■ Records to use ■
-*-
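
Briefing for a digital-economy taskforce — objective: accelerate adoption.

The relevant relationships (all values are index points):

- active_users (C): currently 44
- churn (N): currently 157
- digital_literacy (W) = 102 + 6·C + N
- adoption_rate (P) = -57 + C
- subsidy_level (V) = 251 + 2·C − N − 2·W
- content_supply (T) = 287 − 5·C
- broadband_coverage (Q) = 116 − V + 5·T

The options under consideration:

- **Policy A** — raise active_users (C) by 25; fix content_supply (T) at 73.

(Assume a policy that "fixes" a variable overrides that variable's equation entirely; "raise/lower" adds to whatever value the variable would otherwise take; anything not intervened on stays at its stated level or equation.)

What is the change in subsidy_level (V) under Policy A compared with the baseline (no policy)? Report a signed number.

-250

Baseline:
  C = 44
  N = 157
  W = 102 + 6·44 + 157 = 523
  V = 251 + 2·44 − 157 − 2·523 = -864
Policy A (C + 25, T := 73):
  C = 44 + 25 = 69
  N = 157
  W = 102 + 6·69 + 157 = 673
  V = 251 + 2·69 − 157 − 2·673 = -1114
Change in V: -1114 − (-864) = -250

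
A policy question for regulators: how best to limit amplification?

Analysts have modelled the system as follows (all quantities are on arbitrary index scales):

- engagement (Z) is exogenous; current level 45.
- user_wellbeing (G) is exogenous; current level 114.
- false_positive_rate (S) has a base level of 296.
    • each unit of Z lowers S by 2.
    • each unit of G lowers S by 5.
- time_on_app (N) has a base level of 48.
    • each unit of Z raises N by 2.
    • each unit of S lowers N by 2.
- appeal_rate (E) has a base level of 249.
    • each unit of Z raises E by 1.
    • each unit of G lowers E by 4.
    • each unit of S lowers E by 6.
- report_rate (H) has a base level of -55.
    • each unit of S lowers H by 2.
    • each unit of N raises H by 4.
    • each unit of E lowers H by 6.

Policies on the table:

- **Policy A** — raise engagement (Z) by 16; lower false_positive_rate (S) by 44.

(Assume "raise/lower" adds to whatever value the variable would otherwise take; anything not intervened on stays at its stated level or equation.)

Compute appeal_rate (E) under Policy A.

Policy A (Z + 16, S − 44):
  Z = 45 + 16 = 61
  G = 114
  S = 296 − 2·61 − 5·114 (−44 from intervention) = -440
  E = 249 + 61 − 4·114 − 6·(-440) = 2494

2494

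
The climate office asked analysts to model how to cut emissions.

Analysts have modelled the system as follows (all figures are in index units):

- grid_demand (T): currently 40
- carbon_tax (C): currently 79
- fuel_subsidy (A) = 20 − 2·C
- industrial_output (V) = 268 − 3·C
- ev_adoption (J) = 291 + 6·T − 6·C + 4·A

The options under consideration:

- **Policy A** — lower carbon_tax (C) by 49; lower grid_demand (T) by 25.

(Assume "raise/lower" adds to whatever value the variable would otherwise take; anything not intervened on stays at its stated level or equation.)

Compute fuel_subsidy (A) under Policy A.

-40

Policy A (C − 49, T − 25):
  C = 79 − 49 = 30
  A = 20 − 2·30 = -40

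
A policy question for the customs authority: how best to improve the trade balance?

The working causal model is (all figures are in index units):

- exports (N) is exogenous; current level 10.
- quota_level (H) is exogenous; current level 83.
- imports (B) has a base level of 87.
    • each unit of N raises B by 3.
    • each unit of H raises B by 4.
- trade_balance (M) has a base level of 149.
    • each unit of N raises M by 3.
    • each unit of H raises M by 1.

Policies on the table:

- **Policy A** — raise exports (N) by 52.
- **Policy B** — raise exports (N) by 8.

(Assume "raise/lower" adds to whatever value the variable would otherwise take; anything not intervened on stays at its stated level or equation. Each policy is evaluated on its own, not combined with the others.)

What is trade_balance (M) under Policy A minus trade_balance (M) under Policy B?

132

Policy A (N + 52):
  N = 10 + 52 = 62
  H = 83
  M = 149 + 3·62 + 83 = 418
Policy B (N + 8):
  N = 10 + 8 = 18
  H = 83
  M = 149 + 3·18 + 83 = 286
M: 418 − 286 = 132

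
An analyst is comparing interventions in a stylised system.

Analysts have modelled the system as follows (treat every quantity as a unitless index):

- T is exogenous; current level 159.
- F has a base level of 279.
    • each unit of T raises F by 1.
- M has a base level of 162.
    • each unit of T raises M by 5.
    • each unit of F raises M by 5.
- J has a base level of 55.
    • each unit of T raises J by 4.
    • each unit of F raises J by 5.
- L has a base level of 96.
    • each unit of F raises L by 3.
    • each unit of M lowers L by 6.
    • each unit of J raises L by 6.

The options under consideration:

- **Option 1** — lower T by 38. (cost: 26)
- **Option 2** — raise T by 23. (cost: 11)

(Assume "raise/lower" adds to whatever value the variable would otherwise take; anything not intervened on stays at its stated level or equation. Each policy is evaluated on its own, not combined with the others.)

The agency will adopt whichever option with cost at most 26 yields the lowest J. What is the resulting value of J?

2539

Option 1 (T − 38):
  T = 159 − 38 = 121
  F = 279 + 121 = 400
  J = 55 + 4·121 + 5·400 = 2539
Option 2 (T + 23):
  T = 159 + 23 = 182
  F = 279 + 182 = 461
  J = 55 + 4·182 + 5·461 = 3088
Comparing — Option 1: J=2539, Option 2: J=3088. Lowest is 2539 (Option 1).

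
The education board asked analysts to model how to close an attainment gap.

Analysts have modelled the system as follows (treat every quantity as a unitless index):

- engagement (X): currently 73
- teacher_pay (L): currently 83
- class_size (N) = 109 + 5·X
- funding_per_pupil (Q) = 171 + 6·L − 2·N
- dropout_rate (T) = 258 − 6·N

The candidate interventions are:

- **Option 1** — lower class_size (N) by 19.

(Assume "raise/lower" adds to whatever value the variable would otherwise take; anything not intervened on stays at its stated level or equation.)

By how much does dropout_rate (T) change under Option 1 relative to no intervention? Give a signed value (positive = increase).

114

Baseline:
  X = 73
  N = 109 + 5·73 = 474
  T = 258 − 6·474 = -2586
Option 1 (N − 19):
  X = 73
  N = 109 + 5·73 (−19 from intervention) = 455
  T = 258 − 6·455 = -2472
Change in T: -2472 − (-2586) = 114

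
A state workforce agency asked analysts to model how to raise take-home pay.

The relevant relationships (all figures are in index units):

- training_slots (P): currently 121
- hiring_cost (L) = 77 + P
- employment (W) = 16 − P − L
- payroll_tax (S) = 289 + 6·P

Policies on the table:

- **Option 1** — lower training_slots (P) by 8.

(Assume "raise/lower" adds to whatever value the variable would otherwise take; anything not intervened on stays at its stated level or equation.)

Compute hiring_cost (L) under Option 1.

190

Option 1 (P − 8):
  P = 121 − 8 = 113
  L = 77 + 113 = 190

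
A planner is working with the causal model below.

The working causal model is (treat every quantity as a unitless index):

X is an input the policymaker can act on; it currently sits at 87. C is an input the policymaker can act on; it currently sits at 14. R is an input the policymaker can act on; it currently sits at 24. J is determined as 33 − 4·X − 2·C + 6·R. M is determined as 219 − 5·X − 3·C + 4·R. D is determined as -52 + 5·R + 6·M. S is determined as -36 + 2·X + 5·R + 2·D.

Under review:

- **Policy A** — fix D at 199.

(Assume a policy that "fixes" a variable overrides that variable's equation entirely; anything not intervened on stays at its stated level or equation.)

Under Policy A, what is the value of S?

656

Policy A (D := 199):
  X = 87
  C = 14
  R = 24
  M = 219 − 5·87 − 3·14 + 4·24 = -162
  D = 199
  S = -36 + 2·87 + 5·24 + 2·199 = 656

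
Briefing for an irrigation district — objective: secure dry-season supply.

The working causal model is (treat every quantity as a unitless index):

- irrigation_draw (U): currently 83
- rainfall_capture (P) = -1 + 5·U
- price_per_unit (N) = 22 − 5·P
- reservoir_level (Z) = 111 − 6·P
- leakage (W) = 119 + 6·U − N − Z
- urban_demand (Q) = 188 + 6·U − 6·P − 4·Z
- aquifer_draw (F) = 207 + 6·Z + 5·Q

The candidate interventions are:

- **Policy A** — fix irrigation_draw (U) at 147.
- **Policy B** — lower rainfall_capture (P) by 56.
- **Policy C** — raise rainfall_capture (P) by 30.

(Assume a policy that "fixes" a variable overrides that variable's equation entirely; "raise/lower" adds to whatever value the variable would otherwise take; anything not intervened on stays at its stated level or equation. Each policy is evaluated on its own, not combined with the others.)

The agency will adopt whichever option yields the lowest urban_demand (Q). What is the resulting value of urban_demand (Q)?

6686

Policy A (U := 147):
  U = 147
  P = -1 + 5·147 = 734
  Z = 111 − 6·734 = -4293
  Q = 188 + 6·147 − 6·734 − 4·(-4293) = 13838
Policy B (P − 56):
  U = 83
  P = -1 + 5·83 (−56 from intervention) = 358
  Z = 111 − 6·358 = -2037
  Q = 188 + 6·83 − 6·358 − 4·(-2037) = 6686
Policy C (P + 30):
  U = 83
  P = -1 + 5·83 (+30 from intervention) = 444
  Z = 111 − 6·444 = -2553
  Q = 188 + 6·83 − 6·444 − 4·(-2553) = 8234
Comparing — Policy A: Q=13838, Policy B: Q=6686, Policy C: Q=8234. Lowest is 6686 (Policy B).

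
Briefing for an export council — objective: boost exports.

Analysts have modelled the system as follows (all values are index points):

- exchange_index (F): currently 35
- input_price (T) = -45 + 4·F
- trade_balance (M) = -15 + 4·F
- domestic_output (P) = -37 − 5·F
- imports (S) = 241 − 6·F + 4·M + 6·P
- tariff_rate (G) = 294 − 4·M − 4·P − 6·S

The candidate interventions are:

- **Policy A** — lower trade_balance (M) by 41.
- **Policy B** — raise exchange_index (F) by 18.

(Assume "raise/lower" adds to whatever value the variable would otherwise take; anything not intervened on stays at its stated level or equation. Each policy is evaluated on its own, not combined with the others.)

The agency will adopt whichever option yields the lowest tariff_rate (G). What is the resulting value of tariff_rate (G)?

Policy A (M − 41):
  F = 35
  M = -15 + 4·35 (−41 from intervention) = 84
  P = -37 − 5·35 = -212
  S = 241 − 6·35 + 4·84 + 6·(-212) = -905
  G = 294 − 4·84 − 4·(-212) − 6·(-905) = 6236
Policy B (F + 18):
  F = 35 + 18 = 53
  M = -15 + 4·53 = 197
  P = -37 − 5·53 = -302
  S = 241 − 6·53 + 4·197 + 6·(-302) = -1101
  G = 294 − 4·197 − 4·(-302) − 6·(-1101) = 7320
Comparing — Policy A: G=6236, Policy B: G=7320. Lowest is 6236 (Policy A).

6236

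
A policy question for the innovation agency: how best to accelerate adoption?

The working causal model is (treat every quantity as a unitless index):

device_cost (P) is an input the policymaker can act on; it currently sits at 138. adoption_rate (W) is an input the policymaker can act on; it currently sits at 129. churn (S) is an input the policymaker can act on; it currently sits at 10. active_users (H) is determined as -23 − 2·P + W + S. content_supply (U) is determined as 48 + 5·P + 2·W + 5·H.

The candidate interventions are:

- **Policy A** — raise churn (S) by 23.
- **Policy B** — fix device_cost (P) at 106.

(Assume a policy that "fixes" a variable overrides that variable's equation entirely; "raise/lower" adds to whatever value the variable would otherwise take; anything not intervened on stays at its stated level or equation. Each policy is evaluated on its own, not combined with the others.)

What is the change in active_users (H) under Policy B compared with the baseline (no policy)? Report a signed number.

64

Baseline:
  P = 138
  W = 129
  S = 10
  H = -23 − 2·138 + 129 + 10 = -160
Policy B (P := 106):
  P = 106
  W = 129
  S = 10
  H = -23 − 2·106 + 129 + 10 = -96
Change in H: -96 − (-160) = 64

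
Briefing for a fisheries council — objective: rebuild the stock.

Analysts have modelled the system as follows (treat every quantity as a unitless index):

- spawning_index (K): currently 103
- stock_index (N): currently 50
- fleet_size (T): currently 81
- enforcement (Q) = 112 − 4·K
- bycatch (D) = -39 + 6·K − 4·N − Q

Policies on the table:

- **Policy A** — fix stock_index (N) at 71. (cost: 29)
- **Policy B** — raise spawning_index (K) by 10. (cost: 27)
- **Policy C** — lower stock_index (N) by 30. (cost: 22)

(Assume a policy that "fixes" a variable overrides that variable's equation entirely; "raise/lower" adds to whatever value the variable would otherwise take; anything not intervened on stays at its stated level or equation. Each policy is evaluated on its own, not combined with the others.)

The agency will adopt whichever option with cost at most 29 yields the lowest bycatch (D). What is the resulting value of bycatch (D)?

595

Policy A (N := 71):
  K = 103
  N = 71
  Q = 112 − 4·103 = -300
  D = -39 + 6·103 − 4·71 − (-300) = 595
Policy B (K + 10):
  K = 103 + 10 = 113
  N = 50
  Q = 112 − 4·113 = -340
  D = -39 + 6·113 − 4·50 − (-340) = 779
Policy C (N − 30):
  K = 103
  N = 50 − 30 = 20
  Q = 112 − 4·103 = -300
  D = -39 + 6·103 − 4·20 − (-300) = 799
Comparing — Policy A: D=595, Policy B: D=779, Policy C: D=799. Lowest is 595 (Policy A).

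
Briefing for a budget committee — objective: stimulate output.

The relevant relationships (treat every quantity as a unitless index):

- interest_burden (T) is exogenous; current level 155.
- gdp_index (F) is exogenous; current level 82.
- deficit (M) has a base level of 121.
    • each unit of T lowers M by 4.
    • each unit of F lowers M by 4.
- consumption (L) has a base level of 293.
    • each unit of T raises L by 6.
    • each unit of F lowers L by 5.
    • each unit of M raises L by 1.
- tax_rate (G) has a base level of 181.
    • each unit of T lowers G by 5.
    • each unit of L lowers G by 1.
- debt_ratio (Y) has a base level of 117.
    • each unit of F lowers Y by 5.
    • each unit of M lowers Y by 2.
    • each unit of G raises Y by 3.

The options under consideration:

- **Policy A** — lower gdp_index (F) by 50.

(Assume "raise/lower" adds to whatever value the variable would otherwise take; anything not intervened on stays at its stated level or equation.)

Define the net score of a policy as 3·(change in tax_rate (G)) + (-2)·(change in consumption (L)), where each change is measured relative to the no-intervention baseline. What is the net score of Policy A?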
-*-
■ Problem ■
In the listing above, locate the line containing "What is the change in subsidy_level" and the line containing "- user_wellbeing (G)". Transcribe those two lines and everything between them, exactly as written.

■ Response area ■
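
What is the change in subsidy_level (V) under Policy A compared with the baseline (no policy)? Report a signed number.

-250

Baseline:
  C = 44
  N = 157
  W = 102 + 6·44 + 157 = 523
  V = 251 + 2·44 − 157 − 2·523 = -864
Policy A (C + 25, T := 73):
  C = 44 + 25 = 69
  N = 157
  W = 102 + 6·69 + 157 = 673
  V = 251 + 2·69 − 157 − 2·673 = -1114
Change in V: -1114 − (-864) = -250

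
A policy question for regulators: how best to limit amplification?

Analysts have modelled the system as follows (all quantities are on arbitrary index scales):

- engagement (Z) is exogenous; current level 45.
- user_wellbeing (G) is exogenous; current level 114.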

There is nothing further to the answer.